▸ **Work request**: Send back all the data below, exactly as given.
═════ Records shown
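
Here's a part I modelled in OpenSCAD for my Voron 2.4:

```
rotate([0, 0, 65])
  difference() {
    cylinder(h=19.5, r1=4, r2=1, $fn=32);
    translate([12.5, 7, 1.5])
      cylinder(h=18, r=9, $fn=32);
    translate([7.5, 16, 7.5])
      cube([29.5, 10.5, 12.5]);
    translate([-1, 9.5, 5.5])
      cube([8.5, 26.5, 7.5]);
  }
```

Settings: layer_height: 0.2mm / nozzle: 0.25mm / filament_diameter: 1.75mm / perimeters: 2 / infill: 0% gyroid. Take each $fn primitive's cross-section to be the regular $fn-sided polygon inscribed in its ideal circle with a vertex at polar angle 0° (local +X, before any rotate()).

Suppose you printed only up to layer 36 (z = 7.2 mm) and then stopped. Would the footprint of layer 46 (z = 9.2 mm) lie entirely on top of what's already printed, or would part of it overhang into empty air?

entirely on top

Compare the two slices. At z = 7.2: the cone contributes a regular 32-gon of circumradius 2.892 (interpolated between r1=4 and r2=1 at t=0.369) (area = (32/2)·2.892²·sin(360°/32) = 26.11 mm²); the r=9 cylinder at (12.5, 7) gives a regular 32-gon of circumradius 9 (constant along its height) (area = (32/2)·9.000²·sin(360°/32) = 252.84 mm²); the cube at (7.5, 16) is not intersected at this z (z outside [7.5, 20]); the cube at (-1, 9.5) is present — its section is the full 8.5×26.5 rectangle (area 225.25 mm²); After the difference (first − rest): starting from the cone (26.11 mm²), the r=9 cylinder at (12.5, 7) misses the remaining region (no effect); the 8.5×26.5 cube at (-1, 9.5) misses the remaining region (no effect) — area = 26.11 mm²; (whole slice rotated 65° about Z — lengths, areas and connectivity unchanged). At z = 9.2: the cone (r1=4→r2=1) has section circumradius 2.585 here — a regular 32-gon (area = (32/2)·2.585²·sin(360°/32) = 20.85 mm²); the r=9 cylinder at (12.5, 7) gives a regular 32-gon of circumradius 9 (constant along its height) (area = (32/2)·9.000²·sin(360°/32) = 252.84 mm²); the cube at (7.5, 16) is present — its section is the full 29.5×10.5 rectangle (area 309.75 mm²); the 8.5×26.5 cube at (-1, 9.5) contributes its full rectangle (area 225.25 mm²); Taking the first minus the rest: starting from the cone (20.85 mm²), the r=9 cylinder at (12.5, 7) misses the remaining region (no effect); the 29.5×10.5 cube at (7.5, 16) misses the remaining region (no effect); the 8.5×26.5 cube at (-1, 9.5) misses the remaining region (no effect) — area = 20.85 mm²; (whole slice rotated 65° about Z — lengths, areas and connectivity unchanged). Checking containment: the cross-section at z = 9.2 is a subset of the cross-section at z = 7.2.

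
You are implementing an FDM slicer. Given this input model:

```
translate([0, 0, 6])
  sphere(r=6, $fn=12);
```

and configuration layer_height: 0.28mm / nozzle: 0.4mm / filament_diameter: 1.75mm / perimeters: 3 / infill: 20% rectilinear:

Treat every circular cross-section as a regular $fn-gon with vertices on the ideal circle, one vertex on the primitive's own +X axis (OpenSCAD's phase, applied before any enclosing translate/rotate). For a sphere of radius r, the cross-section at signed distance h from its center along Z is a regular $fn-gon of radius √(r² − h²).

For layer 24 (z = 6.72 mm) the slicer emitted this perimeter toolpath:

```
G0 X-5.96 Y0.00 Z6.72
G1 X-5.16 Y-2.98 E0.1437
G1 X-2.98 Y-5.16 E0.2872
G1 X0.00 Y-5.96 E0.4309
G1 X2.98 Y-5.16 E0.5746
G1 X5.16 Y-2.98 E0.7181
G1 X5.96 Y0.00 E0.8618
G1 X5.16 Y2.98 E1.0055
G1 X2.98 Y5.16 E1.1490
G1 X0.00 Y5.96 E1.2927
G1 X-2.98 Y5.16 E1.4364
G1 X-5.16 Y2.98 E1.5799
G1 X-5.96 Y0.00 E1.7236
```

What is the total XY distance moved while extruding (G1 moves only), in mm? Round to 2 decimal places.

37.02 mm

Sum the Euclidean lengths of each G1 segment: total = 37.02 mm.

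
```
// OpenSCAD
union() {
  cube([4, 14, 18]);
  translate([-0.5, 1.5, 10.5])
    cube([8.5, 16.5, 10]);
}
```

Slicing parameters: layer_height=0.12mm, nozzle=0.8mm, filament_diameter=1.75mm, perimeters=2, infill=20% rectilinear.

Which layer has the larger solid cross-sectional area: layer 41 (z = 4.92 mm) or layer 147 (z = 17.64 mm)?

Layer 41 (z = 4.92): the cube is present — its section is the full 4×14 rectangle (area 56.00 mm²); the cube at (-0.5, 1.5) is absent (z outside [10.5, 20.5]); Taking the union: only the 4×14 cube is present, so the union is just that shape — area = 56.00 mm². So its area = 56.00 mm². Layer 147 (z = 17.64): the cube (footprint 4×14) is included at this height (area 56.00 mm²); the cube at (-0.5, 1.5) (footprint 8.5×16.5) is included at this height (area 140.25 mm²); Combining (union): the regions partially overlap — summed areas 196.25 mm² minus the doubly-counted overlap 50.00 mm² gives 146.25 mm² — area = 146.25 mm². So its area = 146.25 mm². Layer 147 is larger (146.25 vs 56.00 mm²).

layer 147 (z = 17.64 mm)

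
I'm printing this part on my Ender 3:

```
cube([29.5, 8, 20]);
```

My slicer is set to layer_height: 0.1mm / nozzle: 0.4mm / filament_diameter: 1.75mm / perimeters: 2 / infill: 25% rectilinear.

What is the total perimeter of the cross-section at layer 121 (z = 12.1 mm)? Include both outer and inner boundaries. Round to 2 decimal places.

75.00 mm

At z = 12.1 mm: the cube (footprint 29.5×8) is included at this height (perimeter 75.00 mm). Overall, the cross-section is a single solid region. Total boundary length (outer) = 75.00 mm.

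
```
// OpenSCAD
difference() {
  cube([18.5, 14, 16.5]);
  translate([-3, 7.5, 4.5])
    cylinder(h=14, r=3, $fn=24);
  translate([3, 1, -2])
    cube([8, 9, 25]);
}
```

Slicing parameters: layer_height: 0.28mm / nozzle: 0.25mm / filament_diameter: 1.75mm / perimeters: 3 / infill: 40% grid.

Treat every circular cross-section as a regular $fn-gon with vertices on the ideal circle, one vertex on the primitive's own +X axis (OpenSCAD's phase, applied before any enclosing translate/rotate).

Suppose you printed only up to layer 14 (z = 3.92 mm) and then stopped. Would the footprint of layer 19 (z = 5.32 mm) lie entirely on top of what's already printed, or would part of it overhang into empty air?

entirely on top

Compare the two slices. At z = 3.92: the cube is present — its section is the full 18.5×14 rectangle (area 259.00 mm²); the cylinder at (-3, 7.5) does not reach this height (z outside [4.5, 18.5]); the cube at (3, 1) (footprint 8×9) is included at this height (area 72.00 mm²); Taking the first minus the rest: starting from the 18.5×14 cube (259.00 mm²), the 8×9 cube at (3, 1) lies wholly inside it (removes its full 72.00 mm² and its 34.00 mm outline becomes a hole wall) — area = 187.00 mm². At z = 5.32: the cube is present — its section is the full 18.5×14 rectangle (area 259.00 mm²); the r=3 cylinder at (-3, 7.5) gives a regular 24-gon of circumradius 3 (constant along its height) (area = (24/2)·3.000²·sin(360°/24) = 27.95 mm²); the cube at (3, 1) (footprint 8×9) is included at this height (area 72.00 mm²); Taking the first minus the rest: starting from the 18.5×14 cube (259.00 mm²), the r=3 cylinder at (-3, 7.5) misses the remaining region (no effect); the 8×9 cube at (3, 1) lies wholly inside it (removes its full 72.00 mm² and its 34.00 mm outline becomes a hole wall) — area = 187.00 mm². Checking containment: the cross-section at z = 5.32 is a subset of the cross-section at z = 3.92.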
══════════
▸ **Written solution**:
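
Here's a part I modelled in OpenSCAD for my Voron 2.4:

```
rotate([0, 0, 65])
  difference() {
    cylinder(h=19.5, r1=4, r2=1, $fn=32);
    translate([12.5, 7, 1.5])
      cylinder(h=18, r=9, $fn=32);
    translate([7.5, 16, 7.5])
      cube([29.5, 10.5, 12.5]);
    translate([-1, 9.5, 5.5])
      cube([8.5, 26.5, 7.5]);
  }
```

Settings: layer_height: 0.2mm / nozzle: 0.25mm / filament_diameter: 1.75mm / perimeters: 2 / infill: 0% gyroid. Take each $fn primitive's cross-section to be the regular $fn-sided polygon inscribed in its ideal circle with a vertex at polar angle 0° (local +X, before any rotate()).

Suppose you printed only up to layer 36 (z = 7.2 mm) and then stopped. Would the footprint of layer 46 (z = 9.2 mm) lie entirely on top of what's already printed, or would part of it overhang into empty air?

entirely on top

Compare the two slices. At z = 7.2: the cone contributes a regular 32-gon of circumradius 2.892 (interpolated between r1=4 and r2=1 at t=0.369) (area = (32/2)·2.892²·sin(360°/32) = 26.11 mm²); the r=9 cylinder at (12.5, 7) gives a regular 32-gon of circumradius 9 (constant along its height) (area = (32/2)·9.000²·sin(360°/32) = 252.84 mm²); the cube at (7.5, 16) is not intersected at this z (z outside [7.5, 20]); the cube at (-1, 9.5) is present — its section is the full 8.5×26.5 rectangle (area 225.25 mm²); After the difference (first − rest): starting from the cone (26.11 mm²), the r=9 cylinder at (12.5, 7) misses the remaining region (no effect); the 8.5×26.5 cube at (-1, 9.5) misses the remaining region (no effect) — area = 26.11 mm²; (whole slice rotated 65° about Z — lengths, areas and connectivity unchanged). At z = 9.2: the cone (r1=4→r2=1) has section circumradius 2.585 here — a regular 32-gon (area = (32/2)·2.585²·sin(360°/32) = 20.85 mm²); the r=9 cylinder at (12.5, 7) gives a regular 32-gon of circumradius 9 (constant along its height) (area = (32/2)·9.000²·sin(360°/32) = 252.84 mm²); the cube at (7.5, 16) is present — its section is the full 29.5×10.5 rectangle (area 309.75 mm²); the 8.5×26.5 cube at (-1, 9.5) contributes its full rectangle (area 225.25 mm²); Taking the first minus the rest: starting from the cone (20.85 mm²), the r=9 cylinder at (12.5, 7) misses the remaining region (no effect); the 29.5×10.5 cube at (7.5, 16) misses the remaining region (no effect); the 8.5×26.5 cube at (-1, 9.5) misses the remaining region (no effect) — area = 20.85 mm²; (whole slice rotated 65° about Z — lengths, areas and connectivity unchanged). Checking containment: the cross-section at z = 9.2 is a subset of the cross-section at z = 7.2.

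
You are implementing an FDM slicer. Given this input model:

```
translate([0, 0, 6])
  sphere(r=6, $fn=12);
```

and configuration layer_height: 0.28mm / nozzle: 0.4mm / filament_diameter: 1.75mm / perimeters: 3 / infill: 20% rectilinear:

Treat every circular cross-section as a regular $fn-gon with vertices on the ideal circle, one vertex on the primitive's own +X axis (OpenSCAD's phase, applied before any enclosing translate/rotate). For a sphere of radius r, the cross-section at signed distance h from its center along Z is a regular $fn-gon of radius √(r² − h²).

For layer 24 (z = 6.72 mm) the slicer emitted this perimeter toolpath:

```
G0 X-5.96 Y0.00 Z6.72
G1 X-5.16 Y-2.98 E0.1437
G1 X-2.98 Y-5.16 E0.2872
G1 X0.00 Y-5.96 E0.4309
G1 X2.98 Y-5.16 E0.5746
G1 X5.16 Y-2.98 E0.7181
G1 X5.96 Y0.00 E0.8618
G1 X5.16 Y2.98 E1.0055
G1 X2.98 Y5.16 E1.1490
G1 X0.00 Y5.96 E1.2927
G1 X-2.98 Y5.16 E1.4364
G1 X-5.16 Y2.98 E1.5799
G1 X-5.96 Y0.00 E1.7236
```

What is the total XY distance moved while extruding (G1 moves only), in mm? Round to 2 decimal places.

37.02 mm

Sum the Euclidean lengths of each G1 segment: total = 37.02 mm.

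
```
// OpenSCAD
union() {
  cube([4, 14, 18]);
  translate([-0.5, 1.5, 10.5])
    cube([8.5, 16.5, 10]);
}
```

Slicing parameters: layer_height=0.12mm, nozzle=0.8mm, filament_diameter=1.75mm, perimeters=2, infill=20% rectilinear.

Which layer has the larger solid cross-sectional area: layer 41 (z = 4.92 mm) or layer 147 (z = 17.64 mm)?

Layer 41 (z = 4.92): the cube is present — its section is the full 4×14 rectangle (area 56.00 mm²); the cube at (-0.5, 1.5) is absent (z outside [10.5, 20.5]); Taking the union: only the 4×14 cube is present, so the union is just that shape — area = 56.00 mm². So its area = 56.00 mm². Layer 147 (z = 17.64): the cube (footprint 4×14) is included at this height (area 56.00 mm²); the cube at (-0.5, 1.5) (footprint 8.5×16.5) is included at this height (area 140.25 mm²); Combining (union): the regions partially overlap — summed areas 196.25 mm² minus the doubly-counted overlap 50.00 mm² gives 146.25 mm² — area = 146.25 mm². So its area = 146.25 mm². Layer 147 is larger (146.25 vs 56.00 mm²).

layer 147 (z = 17.64 mm)

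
I'm printing this part on my Ender 3:

```
cube([29.5, 8, 20]);
```

My slicer is set to layer_height: 0.1mm / nozzle: 0.4mm / filament_diameter: 1.75mm / perimeters: 2 / infill: 25% rectilinear.

What is the total perimeter of the cross-section at layer 121 (z = 12.1 mm)? Include both outer and inner boundaries. Round to 2 decimal places.

75.00 mm

At z = 12.1 mm: the cube (footprint 29.5×8) is included at this height (perimeter 75.00 mm). Overall, the cross-section is a single solid region. Total boundary length (outer) = 75.00 mm.

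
```
// OpenSCAD
difference() {
  cube([18.5, 14, 16.5]);
  translate([-3, 7.5, 4.5])
    cylinder(h=14, r=3, $fn=24);
  translate([3, 1, -2])
    cube([8, 9, 25]);
}
```

Slicing parameters: layer_height: 0.28mm / nozzle: 0.25mm / filament_diameter: 1.75mm / perimeters: 3 / infill: 40% grid.

Treat every circular cross-section as a regular $fn-gon with vertices on the ideal circle, one vertex on the primitive's own +X axis (OpenSCAD's phase, applied before any enclosing translate/rotate).

Suppose you printed only up to layer 14 (z = 3.92 mm) and then stopped. Would the footprint of layer 19 (z = 5.32 mm) lie entirely on top of what's already printed, or would part of it overhang into empty air?

entirely on top

Compare the two slices. At z = 3.92: the cube is present — its section is the full 18.5×14 rectangle (area 259.00 mm²); the cylinder at (-3, 7.5) does not reach this height (z outside [4.5, 18.5]); the cube at (3, 1) (footprint 8×9) is included at this height (area 72.00 mm²); Taking the first minus the rest: starting from the 18.5×14 cube (259.00 mm²), the 8×9 cube at (3, 1) lies wholly inside it (removes its full 72.00 mm² and its 34.00 mm outline becomes a hole wall) — area = 187.00 mm². At z = 5.32: the cube is present — its section is the full 18.5×14 rectangle (area 259.00 mm²); the r=3 cylinder at (-3, 7.5) gives a regular 24-gon of circumradius 3 (constant along its height) (area = (24/2)·3.000²·sin(360°/24) = 27.95 mm²); the cube at (3, 1) (footprint 8×9) is included at this height (area 72.00 mm²); Taking the first minus the rest: starting from the 18.5×14 cube (259.00 mm²), the r=3 cylinder at (-3, 7.5) misses the remaining region (no effect); the 8×9 cube at (3, 1) lies wholly inside it (removes its full 72.00 mm² and its 34.00 mm outline becomes a hole wall) — area = 187.00 mm². Checking containment: the cross-section at z = 5.32 is a subset of the cross-section at z = 3.92.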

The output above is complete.